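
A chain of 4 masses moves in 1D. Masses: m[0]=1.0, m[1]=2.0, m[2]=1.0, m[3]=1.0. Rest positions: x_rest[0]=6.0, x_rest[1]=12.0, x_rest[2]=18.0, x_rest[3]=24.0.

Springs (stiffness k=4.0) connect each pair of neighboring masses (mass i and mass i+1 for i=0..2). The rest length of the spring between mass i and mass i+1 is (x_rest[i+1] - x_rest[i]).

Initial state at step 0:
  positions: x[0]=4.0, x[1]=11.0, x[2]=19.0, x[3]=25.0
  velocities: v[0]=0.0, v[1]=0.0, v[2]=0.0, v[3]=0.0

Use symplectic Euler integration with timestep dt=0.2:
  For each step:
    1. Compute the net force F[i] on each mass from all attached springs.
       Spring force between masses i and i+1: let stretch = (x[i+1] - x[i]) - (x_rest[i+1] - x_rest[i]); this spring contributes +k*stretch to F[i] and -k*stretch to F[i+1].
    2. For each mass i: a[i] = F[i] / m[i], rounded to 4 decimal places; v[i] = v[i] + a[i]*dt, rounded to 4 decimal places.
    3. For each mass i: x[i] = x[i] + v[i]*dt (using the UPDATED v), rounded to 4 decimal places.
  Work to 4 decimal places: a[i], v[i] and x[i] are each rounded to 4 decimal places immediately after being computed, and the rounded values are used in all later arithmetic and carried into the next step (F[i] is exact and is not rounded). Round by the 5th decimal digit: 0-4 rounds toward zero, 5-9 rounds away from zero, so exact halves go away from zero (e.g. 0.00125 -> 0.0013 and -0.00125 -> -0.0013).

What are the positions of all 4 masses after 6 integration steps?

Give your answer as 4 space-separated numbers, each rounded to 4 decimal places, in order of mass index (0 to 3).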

* **PROBLEM DETAILS**
The full listing above should be retyped without any alteration.

* **RESPONSE**
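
A chain of 4 masses moves in 1D. Masses: m[0]=1.0, m[1]=2.0, m[2]=1.0, m[3]=1.0. Rest positions: x_rest[0]=6.0, x_rest[1]=12.0, x_rest[2]=18.0, x_rest[3]=24.0.

Springs (stiffness k=4.0) connect each pair of neighboring masses (mass i and mass i+1 for i=0..2). The rest length of the spring between mass i and mass i+1 is (x_rest[i+1] - x_rest[i]).

Initial state at step 0:
  positions: x[0]=4.0, x[1]=11.0, x[2]=19.0, x[3]=25.0
  velocities: v[0]=0.0, v[1]=0.0, v[2]=0.0, v[3]=0.0

Use symplectic Euler integration with timestep dt=0.2:
  For each step:
    1. Compute the net force F[i] on each mass from all attached springs.
       Spring force between masses i and i+1: let stretch = (x[i+1] - x[i]) - (x_rest[i+1] - x_rest[i]); this spring contributes +k*stretch to F[i] and -k*stretch to F[i+1].
    2. For each mass i: a[i] = F[i] / m[i], rounded to 4 decimal places; v[i] = v[i] + a[i]*dt, rounded to 4 decimal places.
    3. For each mass i: x[i] = x[i] + v[i]*dt (using the UPDATED v), rounded to 4 decimal places.
  Work to 4 decimal places: a[i], v[i] and x[i] are each rounded to 4 decimal places immediately after being computed, and the rounded values are used in all later arithmetic and carried into the next step (F[i] is exact and is not rounded). Round by the 5th decimal digit: 0-4 rounds toward zero, 5-9 rounds away from zero, so exact halves go away from zero (e.g. 0.00125 -> 0.0013 and -0.00125 -> -0.0013).

What are the positions of all 4 masses after 6 integration steps?

Give your answer as 4 space-separated numbers, each rounded to 4 decimal places, in order of mass index (0 to 3).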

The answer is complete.